▶ _PROVIDED RECORDS_:
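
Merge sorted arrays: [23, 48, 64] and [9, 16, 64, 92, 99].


Take 9 from B
Take 16 from B
Take 23 from A
Take 48 from A
Take 64 from A

Merged: [9, 16, 23, 48, 64, 64, 92, 99]


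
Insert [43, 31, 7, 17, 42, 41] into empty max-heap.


Insert 43: [43]
Insert 31: [43, 31]
Insert 7: [43, 31, 7]
Insert 17: [43, 31, 7, 17]
Insert 42: [43, 42, 7, 17, 31]
Insert 41: [43, 42, 41, 17, 31, 7]

Final heap: [43, 42, 41, 17, 31, 7]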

▶ _EXERCISE AIM_: In your reply, restate every entry exactly.

▶ _RESULT_:
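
Merge sorted arrays: [23, 48, 64] and [9, 16, 64, 92, 99].


Take 9 from B
Take 16 from B
Take 23 from A
Take 48 from A
Take 64 from A

Merged: [9, 16, 23, 48, 64, 64, 92, 99]


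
Insert [43, 31, 7, 17, 42, 41] into empty max-heap.


Insert 43: [43]
Insert 31: [43, 31]
Insert 7: [43, 31, 7]
Insert 17: [43, 31, 7, 17]
Insert 42: [43, 42, 7, 17, 31]
Insert 41: [43, 42, 41, 17, 31, 7]

Final heap: [43, 42, 41, 17, 31, 7]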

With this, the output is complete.